→ **Records to use**
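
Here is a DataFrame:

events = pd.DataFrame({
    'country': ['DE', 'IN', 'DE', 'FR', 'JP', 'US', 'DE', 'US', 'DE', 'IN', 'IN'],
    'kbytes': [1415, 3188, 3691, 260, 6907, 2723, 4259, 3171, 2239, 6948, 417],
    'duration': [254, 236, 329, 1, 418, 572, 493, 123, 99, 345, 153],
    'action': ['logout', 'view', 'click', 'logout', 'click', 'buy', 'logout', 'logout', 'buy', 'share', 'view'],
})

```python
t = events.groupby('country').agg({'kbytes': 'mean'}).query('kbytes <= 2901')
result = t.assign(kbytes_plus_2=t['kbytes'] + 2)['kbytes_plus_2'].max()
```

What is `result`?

2903.0

group by country, mean of kbytes:
              kbytes
country             
DE       2901.000000
FR        260.000000
IN       3517.666667
JP       6907.000000
US       2947.000000
filter rows where kbytes <= 2901:
         kbytes
country        
DE       2901.0
FR        260.0
add column kbytes_plus_2 = t['kbytes'] + 2:
         kbytes  kbytes_plus_2
country                       
DE       2901.0         2903.0
FR        260.0          262.0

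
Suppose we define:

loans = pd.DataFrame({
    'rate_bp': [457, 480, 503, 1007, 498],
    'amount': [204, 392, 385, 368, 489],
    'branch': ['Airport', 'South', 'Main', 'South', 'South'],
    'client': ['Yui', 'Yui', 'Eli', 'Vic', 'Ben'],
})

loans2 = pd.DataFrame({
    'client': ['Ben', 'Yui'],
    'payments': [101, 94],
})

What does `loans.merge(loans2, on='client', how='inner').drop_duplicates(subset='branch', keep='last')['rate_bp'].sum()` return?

merge on 'client' (how='inner') → 3 rows:
   rate_bp  amount   branch client  payments
0      457     204  Airport    Yui        94
1      480     392    South    Yui        94
2      498     489    South    Ben       101
drop duplicate branch (keep=last):
   rate_bp  amount   branch client  payments
0      457     204  Airport    Yui        94
2      498     489    South    Ben       101

955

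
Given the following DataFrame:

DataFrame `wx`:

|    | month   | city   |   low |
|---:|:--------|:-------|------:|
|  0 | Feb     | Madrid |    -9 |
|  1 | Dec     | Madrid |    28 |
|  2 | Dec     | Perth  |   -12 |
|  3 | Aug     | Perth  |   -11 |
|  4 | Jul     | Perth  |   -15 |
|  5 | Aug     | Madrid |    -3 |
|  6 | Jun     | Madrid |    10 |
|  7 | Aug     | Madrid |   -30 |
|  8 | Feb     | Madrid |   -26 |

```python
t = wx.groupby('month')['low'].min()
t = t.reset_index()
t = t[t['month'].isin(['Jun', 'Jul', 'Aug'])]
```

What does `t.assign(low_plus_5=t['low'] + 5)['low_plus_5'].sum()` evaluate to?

group by month, min of low:
month
Aug   -30
Dec   -12
Feb   -26
Jul   -15
Jun    10
Name: low, dtype: int64
reset_index():
  month  low
0   Aug  -30
1   Dec  -12
2   Feb  -26
3   Jul  -15
4   Jun   10
filter rows where month in ['Jun', 'Jul', 'Aug']:
  month  low
0   Aug  -30
3   Jul  -15
4   Jun   10
add column low_plus_5 = t['low'] + 5:
  month  low  low_plus_5
0   Aug  -30         -25
3   Jul  -15         -10
4   Jun   10          15
Hence -20.

-20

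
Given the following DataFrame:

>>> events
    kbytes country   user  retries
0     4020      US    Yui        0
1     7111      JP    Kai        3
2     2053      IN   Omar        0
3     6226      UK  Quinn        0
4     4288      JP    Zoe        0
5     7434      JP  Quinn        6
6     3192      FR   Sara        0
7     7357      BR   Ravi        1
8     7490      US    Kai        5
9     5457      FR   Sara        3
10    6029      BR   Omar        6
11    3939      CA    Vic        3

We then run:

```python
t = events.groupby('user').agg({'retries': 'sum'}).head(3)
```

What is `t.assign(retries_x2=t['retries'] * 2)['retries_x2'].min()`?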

→ **Task prompt**
Give the listing above again in full, with no word altered.

→ **Response**
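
Here is a DataFrame:

events = pd.DataFrame({
    'country': ['DE', 'IN', 'DE', 'FR', 'JP', 'US', 'DE', 'US', 'DE', 'IN', 'IN'],
    'kbytes': [1415, 3188, 3691, 260, 6907, 2723, 4259, 3171, 2239, 6948, 417],
    'duration': [254, 236, 329, 1, 418, 572, 493, 123, 99, 345, 153],
    'action': ['logout', 'view', 'click', 'logout', 'click', 'buy', 'logout', 'logout', 'buy', 'share', 'view'],
})

```python
t = events.groupby('country').agg({'kbytes': 'mean'}).query('kbytes <= 2901')
result = t.assign(kbytes_plus_2=t['kbytes'] + 2)['kbytes_plus_2'].max()
```

What is `result`?

2903.0

group by country, mean of kbytes:
              kbytes
country             
DE       2901.000000
FR        260.000000
IN       3517.666667
JP       6907.000000
US       2947.000000
filter rows where kbytes <= 2901:
         kbytes
country        
DE       2901.0
FR        260.0
add column kbytes_plus_2 = t['kbytes'] + 2:
         kbytes  kbytes_plus_2
country                       
DE       2901.0         2903.0
FR        260.0          262.0

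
Suppose we define:

loans = pd.DataFrame({
    'rate_bp': [457, 480, 503, 1007, 498],
    'amount': [204, 392, 385, 368, 489],
    'branch': ['Airport', 'South', 'Main', 'South', 'South'],
    'client': ['Yui', 'Yui', 'Eli', 'Vic', 'Ben'],
})

loans2 = pd.DataFrame({
    'client': ['Ben', 'Yui'],
    'payments': [101, 94],
})

What does `loans.merge(loans2, on='client', how='inner').drop_duplicates(subset='branch', keep='last')['rate_bp'].sum()` return?

merge on 'client' (how='inner') → 3 rows:
   rate_bp  amount   branch client  payments
0      457     204  Airport    Yui        94
1      480     392    South    Yui        94
2      498     489    South    Ben       101
drop duplicate branch (keep=last):
   rate_bp  amount   branch client  payments
0      457     204  Airport    Yui        94
2      498     489    South    Ben       101

955

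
Given the following DataFrame:

DataFrame `wx`:

|    | month   | city   |   low |
|---:|:--------|:-------|------:|
|  0 | Feb     | Madrid |    -9 |
|  1 | Dec     | Madrid |    28 |
|  2 | Dec     | Perth  |   -12 |
|  3 | Aug     | Perth  |   -11 |
|  4 | Jul     | Perth  |   -15 |
|  5 | Aug     | Madrid |    -3 |
|  6 | Jun     | Madrid |    10 |
|  7 | Aug     | Madrid |   -30 |
|  8 | Feb     | Madrid |   -26 |

```python
t = wx.groupby('month')['low'].min()
t = t.reset_index()
t = t[t['month'].isin(['Jun', 'Jul', 'Aug'])]
```

What does `t.assign(low_plus_5=t['low'] + 5)['low_plus_5'].sum()` evaluate to?

group by month, min of low:
month
Aug   -30
Dec   -12
Feb   -26
Jul   -15
Jun    10
Name: low, dtype: int64
reset_index():
  month  low
0   Aug  -30
1   Dec  -12
2   Feb  -26
3   Jul  -15
4   Jun   10
filter rows where month in ['Jun', 'Jul', 'Aug']:
  month  low
0   Aug  -30
3   Jul  -15
4   Jun   10
add column low_plus_5 = t['low'] + 5:
  month  low  low_plus_5
0   Aug  -30         -25
3   Jul  -15         -10
4   Jun   10          15
Hence -20.

-20

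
Given the following DataFrame:

>>> events
    kbytes country   user  retries
0     4020      US    Yui        0
1     7111      JP    Kai        3
2     2053      IN   Omar        0
3     6226      UK  Quinn        0
4     4288      JP    Zoe        0
5     7434      JP  Quinn        6
6     3192      FR   Sara        0
7     7357      BR   Ravi        1
8     7490      US    Kai        5
9     5457      FR   Sara        3
10    6029      BR   Omar        6
11    3939      CA    Vic        3

We then run:

```python
t = events.groupby('user').agg({'retries': 'sum'}).head(3)
```

What is `t.assign(retries_x2=t['retries'] * 2)['retries_x2'].min()`?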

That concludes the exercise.